-- RECORDS SUPPLIED follows --

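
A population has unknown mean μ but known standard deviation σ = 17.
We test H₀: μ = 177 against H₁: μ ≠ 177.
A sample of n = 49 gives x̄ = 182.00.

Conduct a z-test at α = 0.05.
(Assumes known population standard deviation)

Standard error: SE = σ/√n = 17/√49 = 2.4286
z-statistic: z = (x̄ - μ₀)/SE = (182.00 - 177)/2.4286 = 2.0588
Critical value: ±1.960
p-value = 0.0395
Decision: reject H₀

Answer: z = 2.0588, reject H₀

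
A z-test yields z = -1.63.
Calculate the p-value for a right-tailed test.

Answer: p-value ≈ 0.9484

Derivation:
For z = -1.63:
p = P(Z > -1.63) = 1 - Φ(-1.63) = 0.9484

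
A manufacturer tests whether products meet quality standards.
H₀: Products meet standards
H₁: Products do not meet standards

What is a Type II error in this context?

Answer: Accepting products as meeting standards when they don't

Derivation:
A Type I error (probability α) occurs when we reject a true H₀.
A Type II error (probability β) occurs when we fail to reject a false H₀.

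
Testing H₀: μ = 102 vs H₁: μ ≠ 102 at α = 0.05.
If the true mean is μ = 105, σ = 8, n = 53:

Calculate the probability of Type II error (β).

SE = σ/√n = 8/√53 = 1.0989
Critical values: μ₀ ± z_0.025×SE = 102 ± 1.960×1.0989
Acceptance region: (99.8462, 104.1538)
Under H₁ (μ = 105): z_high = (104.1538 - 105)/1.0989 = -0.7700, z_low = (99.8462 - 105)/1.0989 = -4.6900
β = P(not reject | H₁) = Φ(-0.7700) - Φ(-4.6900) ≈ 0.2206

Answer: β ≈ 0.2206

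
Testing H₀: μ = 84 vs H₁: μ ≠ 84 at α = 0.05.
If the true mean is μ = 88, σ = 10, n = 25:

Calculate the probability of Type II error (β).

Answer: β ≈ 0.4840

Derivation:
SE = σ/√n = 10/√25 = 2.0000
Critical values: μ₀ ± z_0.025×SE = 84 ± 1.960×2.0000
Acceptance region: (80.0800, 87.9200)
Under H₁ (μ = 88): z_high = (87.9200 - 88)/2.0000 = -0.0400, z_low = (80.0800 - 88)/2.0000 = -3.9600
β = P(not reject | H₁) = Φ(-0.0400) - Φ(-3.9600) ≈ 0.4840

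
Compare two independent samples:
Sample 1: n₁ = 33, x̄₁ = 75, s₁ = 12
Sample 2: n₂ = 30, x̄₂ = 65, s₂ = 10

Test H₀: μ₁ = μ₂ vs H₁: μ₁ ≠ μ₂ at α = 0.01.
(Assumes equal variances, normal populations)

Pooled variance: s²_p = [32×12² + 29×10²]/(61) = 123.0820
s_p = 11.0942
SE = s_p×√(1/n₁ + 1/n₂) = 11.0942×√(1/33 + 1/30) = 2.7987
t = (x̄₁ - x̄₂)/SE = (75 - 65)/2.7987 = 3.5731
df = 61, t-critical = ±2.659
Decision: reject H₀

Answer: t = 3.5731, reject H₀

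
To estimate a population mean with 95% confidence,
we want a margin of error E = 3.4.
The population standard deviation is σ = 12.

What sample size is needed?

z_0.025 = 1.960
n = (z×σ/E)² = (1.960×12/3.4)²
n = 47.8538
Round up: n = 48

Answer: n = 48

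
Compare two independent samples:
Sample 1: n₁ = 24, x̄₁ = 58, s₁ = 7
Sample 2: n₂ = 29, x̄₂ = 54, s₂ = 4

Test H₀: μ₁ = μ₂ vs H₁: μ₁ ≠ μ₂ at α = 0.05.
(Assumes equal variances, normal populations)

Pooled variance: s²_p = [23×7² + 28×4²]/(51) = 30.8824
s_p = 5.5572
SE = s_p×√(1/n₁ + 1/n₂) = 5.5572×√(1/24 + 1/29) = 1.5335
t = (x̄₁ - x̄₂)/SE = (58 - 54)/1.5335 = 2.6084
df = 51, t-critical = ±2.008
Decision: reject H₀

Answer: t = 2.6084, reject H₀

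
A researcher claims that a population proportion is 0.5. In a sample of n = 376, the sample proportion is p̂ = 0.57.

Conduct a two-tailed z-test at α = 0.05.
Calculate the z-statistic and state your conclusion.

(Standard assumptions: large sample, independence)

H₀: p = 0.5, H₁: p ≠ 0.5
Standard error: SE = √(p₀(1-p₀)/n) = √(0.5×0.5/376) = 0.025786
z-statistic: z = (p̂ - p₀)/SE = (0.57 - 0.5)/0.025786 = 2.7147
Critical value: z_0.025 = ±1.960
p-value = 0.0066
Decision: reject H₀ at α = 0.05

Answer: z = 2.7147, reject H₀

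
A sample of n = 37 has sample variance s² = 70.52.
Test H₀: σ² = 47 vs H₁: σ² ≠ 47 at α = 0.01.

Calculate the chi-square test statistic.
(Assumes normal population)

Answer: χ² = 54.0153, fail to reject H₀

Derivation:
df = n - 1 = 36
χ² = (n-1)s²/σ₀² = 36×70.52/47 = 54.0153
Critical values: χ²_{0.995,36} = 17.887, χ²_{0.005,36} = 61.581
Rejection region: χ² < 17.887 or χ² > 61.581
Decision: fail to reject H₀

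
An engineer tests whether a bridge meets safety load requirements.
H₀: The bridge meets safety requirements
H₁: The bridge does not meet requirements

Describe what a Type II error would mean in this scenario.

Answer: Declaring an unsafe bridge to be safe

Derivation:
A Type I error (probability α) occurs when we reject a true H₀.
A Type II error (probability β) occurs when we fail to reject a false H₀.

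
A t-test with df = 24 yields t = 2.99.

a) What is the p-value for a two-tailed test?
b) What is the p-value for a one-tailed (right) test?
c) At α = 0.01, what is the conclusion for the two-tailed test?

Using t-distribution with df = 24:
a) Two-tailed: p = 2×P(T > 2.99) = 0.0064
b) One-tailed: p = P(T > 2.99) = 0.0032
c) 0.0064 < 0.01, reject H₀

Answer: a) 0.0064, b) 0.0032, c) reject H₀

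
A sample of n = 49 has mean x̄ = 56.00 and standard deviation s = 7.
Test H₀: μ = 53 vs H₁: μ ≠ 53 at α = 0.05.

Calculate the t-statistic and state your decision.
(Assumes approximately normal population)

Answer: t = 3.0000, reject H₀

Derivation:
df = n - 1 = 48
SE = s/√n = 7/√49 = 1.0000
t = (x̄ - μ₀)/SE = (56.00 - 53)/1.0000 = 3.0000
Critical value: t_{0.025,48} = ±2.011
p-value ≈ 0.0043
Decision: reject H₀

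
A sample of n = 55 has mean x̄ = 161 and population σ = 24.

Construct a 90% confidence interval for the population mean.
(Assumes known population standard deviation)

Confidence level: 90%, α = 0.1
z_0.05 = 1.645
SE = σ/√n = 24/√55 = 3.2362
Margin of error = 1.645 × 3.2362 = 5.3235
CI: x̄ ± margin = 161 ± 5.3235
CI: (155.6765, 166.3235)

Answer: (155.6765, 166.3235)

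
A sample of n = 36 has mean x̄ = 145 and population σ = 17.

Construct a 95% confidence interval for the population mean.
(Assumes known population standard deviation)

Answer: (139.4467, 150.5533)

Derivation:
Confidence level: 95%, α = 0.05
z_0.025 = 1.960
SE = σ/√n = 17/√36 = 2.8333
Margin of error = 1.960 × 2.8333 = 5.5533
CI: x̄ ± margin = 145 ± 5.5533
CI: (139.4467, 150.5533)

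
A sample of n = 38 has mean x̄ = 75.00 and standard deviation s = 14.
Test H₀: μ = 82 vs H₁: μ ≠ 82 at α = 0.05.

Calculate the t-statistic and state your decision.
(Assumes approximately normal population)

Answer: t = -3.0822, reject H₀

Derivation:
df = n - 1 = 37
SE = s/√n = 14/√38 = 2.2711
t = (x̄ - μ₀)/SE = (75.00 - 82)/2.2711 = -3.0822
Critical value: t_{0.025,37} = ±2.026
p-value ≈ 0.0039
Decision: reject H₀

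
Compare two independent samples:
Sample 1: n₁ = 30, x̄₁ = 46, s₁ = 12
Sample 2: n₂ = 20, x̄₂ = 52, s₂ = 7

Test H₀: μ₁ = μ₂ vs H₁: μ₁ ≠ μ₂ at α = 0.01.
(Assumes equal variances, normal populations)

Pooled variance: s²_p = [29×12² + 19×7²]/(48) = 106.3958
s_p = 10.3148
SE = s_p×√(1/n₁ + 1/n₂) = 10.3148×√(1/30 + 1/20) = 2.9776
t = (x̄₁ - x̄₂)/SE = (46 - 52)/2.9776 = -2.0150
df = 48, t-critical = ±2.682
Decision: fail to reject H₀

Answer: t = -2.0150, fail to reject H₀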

-- RECORDS SUPPLIED concluded --
-- RECORDS SUPPLIED follows --

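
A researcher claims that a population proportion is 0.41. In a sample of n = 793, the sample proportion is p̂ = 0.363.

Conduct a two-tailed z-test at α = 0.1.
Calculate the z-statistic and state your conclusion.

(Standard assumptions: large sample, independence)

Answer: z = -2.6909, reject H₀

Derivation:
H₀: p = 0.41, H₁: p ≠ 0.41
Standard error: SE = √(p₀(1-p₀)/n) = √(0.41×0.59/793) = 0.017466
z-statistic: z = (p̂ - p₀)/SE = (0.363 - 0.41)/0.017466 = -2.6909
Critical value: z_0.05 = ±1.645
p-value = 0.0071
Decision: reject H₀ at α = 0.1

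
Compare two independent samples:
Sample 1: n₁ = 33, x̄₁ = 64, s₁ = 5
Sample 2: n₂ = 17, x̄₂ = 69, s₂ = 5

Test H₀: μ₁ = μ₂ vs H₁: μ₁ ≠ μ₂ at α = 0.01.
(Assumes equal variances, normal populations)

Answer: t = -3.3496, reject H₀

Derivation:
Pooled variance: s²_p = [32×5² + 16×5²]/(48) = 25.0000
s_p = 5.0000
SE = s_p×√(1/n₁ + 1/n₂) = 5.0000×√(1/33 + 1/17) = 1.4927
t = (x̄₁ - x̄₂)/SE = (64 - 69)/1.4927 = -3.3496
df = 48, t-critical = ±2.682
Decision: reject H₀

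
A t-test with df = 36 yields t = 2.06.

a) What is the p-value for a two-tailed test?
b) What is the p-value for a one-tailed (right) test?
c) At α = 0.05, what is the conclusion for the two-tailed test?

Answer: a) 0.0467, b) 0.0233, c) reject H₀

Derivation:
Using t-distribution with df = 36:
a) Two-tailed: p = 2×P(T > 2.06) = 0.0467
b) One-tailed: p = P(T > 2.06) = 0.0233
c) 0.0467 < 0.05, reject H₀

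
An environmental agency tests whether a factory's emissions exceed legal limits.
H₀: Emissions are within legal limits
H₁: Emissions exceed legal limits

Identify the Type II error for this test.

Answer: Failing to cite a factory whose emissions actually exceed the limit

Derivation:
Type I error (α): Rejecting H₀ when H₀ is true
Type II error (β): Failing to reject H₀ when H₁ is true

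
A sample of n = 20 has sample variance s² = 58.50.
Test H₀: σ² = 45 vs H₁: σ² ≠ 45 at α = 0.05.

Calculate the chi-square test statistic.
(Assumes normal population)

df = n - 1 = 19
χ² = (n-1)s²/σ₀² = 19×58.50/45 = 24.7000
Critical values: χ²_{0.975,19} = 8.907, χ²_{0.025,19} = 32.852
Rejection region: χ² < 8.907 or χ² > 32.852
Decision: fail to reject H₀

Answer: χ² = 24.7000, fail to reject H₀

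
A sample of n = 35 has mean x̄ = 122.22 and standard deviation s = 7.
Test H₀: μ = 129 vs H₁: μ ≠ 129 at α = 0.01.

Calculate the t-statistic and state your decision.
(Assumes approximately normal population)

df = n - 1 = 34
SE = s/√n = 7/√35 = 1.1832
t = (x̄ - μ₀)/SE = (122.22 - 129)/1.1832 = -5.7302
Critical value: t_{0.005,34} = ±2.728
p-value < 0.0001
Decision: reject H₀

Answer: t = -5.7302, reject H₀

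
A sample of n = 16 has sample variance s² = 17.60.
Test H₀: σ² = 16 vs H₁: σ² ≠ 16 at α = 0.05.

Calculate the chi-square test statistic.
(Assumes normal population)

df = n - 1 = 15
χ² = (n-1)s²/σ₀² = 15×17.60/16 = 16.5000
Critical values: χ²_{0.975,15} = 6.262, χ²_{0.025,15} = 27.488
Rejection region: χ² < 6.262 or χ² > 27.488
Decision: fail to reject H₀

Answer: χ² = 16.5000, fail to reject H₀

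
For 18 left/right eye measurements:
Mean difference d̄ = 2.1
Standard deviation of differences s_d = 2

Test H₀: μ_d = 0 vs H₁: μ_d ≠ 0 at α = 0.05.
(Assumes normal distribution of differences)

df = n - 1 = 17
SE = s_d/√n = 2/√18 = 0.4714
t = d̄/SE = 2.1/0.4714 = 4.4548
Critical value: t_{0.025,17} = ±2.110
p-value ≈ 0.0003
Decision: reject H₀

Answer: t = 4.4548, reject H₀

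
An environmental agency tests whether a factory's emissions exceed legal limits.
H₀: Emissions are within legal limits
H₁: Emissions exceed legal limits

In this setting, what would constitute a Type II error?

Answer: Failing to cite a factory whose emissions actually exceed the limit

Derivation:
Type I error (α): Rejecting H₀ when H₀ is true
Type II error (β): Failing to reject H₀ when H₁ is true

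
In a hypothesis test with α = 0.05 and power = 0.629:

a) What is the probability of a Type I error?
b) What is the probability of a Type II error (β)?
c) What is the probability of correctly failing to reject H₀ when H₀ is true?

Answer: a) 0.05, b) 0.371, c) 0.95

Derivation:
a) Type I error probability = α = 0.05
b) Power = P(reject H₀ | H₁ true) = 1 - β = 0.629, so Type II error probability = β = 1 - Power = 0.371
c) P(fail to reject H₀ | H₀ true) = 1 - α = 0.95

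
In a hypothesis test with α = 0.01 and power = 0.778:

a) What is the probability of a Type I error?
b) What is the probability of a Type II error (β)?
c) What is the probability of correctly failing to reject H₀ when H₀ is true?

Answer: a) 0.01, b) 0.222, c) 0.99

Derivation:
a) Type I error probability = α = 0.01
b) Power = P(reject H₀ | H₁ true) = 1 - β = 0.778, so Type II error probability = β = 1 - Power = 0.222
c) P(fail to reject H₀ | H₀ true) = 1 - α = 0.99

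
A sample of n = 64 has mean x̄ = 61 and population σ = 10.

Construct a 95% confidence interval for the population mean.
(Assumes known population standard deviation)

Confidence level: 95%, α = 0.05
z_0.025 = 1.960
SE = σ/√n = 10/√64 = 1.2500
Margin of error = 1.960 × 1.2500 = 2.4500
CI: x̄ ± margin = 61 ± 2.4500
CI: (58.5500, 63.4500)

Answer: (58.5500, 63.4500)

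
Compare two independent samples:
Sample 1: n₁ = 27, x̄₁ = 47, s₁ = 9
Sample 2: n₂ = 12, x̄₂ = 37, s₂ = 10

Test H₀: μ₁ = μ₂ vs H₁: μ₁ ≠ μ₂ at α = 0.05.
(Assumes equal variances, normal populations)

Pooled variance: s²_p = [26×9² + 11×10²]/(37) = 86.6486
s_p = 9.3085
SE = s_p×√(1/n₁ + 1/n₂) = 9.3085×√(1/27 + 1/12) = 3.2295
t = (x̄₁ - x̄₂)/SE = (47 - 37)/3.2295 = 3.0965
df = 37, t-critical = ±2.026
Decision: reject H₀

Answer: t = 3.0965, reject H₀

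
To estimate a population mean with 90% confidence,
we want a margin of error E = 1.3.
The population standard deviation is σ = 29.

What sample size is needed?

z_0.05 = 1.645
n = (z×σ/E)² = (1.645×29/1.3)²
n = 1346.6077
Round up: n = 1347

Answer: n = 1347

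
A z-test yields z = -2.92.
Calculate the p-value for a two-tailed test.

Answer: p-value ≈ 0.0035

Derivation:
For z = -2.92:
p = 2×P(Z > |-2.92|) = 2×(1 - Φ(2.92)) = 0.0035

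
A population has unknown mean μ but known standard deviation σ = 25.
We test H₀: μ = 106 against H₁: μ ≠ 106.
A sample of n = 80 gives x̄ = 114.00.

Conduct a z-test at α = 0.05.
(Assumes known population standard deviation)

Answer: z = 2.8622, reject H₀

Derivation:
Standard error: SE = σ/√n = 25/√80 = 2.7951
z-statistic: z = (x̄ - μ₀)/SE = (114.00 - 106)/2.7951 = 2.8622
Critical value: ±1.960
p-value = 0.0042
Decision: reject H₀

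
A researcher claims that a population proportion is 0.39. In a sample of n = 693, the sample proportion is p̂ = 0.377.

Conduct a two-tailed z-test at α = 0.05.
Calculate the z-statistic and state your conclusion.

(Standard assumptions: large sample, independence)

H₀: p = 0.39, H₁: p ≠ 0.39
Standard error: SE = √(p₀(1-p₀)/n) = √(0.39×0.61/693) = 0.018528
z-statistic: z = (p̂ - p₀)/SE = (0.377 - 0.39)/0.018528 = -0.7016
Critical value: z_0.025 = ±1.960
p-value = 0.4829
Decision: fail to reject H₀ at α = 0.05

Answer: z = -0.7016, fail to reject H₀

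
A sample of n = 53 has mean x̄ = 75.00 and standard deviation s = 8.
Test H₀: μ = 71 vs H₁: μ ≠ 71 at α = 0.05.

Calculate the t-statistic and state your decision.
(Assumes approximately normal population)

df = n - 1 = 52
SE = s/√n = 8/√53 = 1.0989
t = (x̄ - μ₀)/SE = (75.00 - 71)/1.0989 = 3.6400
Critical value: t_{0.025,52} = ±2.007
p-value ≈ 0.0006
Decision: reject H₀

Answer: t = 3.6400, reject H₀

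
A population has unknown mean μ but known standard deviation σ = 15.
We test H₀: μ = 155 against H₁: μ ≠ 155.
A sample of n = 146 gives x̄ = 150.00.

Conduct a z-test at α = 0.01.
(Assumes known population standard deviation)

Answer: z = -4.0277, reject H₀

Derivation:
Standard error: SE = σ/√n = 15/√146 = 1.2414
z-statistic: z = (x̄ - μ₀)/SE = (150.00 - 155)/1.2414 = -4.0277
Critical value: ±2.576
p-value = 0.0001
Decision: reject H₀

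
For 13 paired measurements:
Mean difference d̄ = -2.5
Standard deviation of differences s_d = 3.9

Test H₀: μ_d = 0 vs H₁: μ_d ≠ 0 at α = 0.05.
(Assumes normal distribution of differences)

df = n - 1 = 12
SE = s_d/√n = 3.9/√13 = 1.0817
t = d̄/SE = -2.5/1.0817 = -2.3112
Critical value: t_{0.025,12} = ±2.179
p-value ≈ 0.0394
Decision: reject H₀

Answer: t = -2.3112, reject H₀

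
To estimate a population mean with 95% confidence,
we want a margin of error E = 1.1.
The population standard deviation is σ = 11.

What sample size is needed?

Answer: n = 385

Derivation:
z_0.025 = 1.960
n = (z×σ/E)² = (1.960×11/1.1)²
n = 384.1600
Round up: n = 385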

-- RECORDS SUPPLIED concluded --
-- RECORDS SUPPLIED follows --

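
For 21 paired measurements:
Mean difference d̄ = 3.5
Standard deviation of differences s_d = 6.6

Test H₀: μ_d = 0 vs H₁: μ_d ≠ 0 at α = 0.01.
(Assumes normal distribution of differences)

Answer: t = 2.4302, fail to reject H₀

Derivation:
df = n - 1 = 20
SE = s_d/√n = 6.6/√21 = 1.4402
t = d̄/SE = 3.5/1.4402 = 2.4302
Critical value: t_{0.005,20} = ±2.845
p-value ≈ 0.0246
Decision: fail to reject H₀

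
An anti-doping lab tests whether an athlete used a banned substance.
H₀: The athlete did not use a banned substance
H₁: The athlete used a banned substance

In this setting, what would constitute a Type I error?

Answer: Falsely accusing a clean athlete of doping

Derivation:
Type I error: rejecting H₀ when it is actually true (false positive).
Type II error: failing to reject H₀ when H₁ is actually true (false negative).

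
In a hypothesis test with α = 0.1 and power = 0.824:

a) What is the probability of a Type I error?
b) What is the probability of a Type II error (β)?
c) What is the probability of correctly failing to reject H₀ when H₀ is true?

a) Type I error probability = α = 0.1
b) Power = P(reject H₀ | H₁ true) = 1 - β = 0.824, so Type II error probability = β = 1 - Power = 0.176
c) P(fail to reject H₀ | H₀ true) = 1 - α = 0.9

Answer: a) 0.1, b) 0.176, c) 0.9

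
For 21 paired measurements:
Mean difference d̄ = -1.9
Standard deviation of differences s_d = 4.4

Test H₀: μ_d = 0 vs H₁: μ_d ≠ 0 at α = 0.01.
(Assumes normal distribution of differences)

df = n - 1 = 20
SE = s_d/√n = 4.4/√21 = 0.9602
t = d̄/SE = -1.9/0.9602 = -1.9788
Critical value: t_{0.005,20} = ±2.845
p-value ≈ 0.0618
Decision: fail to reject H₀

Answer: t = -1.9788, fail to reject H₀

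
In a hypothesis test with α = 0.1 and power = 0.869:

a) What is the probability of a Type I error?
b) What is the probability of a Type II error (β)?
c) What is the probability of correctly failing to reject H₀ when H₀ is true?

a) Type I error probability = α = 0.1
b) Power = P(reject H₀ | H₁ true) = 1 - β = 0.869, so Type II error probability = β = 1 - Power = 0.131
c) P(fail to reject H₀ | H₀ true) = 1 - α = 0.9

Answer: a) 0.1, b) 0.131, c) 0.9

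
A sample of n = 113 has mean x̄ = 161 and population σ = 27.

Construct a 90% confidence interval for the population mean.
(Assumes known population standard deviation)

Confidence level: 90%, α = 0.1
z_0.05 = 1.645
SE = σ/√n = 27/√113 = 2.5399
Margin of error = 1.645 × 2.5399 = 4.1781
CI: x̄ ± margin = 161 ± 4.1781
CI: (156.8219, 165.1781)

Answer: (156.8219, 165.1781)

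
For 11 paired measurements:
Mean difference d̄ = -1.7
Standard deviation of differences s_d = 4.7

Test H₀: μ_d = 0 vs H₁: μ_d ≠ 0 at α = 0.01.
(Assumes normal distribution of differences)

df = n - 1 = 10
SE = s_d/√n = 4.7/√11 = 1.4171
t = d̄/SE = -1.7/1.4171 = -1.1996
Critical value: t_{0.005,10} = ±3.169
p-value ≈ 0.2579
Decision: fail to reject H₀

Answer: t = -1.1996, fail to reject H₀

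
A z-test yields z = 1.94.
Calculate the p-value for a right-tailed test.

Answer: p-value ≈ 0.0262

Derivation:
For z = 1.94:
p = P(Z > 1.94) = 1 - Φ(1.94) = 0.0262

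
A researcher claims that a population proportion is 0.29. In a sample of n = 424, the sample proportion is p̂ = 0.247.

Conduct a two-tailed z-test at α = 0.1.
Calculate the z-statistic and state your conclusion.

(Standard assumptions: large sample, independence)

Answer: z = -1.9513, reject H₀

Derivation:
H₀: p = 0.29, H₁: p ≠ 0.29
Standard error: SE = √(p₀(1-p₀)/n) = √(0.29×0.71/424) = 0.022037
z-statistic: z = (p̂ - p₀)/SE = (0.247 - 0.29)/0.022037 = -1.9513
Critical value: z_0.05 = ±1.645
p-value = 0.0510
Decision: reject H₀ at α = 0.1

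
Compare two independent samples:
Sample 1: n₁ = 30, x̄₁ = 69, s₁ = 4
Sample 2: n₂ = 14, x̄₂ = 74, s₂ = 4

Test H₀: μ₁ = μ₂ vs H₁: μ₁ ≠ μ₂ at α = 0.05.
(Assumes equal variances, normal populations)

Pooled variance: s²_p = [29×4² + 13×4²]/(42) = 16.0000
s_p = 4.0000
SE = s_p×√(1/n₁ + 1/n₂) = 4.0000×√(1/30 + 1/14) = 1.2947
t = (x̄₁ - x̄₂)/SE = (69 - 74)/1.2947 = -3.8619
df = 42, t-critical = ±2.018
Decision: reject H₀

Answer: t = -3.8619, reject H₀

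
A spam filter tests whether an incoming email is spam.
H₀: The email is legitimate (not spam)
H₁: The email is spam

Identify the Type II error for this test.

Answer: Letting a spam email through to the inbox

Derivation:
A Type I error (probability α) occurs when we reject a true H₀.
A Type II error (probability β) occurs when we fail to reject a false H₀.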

-- RECORDS SUPPLIED concluded --

§ TASK BRIEF: Out of the listing above, reproduce exactly the lines from the one with "deviation σ = 17." up to and including the one with "Testing H₀: μ = 84 vs H₁: μ ≠ 84 at α = 0.05.".

§ WRITTEN ANSWER:
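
A population has unknown mean μ but known standard deviation σ = 17.
We test H₀: μ = 177 against H₁: μ ≠ 177.
A sample of n = 49 gives x̄ = 182.00.

Conduct a z-test at α = 0.05.
(Assumes known population standard deviation)

Standard error: SE = σ/√n = 17/√49 = 2.4286
z-statistic: z = (x̄ - μ₀)/SE = (182.00 - 177)/2.4286 = 2.0588
Critical value: ±1.960
p-value = 0.0395
Decision: reject H₀

Answer: z = 2.0588, reject H₀

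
A z-test yields z = -1.63.
Calculate the p-value for a right-tailed test.

Answer: p-value ≈ 0.9484

Derivation:
For z = -1.63:
p = P(Z > -1.63) = 1 - Φ(-1.63) = 0.9484

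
A manufacturer tests whether products meet quality standards.
H₀: Products meet standards
H₁: Products do not meet standards

What is a Type II error in this context?

Answer: Accepting products as meeting standards when they don't

Derivation:
A Type I error (probability α) occurs when we reject a true H₀.
A Type II error (probability β) occurs when we fail to reject a false H₀.

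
Testing H₀: μ = 102 vs H₁: μ ≠ 102 at α = 0.05.
If the true mean is μ = 105, σ = 8, n = 53:

Calculate the probability of Type II error (β).

SE = σ/√n = 8/√53 = 1.0989
Critical values: μ₀ ± z_0.025×SE = 102 ± 1.960×1.0989
Acceptance region: (99.8462, 104.1538)
Under H₁ (μ = 105): z_high = (104.1538 - 105)/1.0989 = -0.7700, z_low = (99.8462 - 105)/1.0989 = -4.6900
β = P(not reject | H₁) = Φ(-0.7700) - Φ(-4.6900) ≈ 0.2206

Answer: β ≈ 0.2206

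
Testing H₀: μ = 84 vs H₁: μ ≠ 84 at α = 0.05.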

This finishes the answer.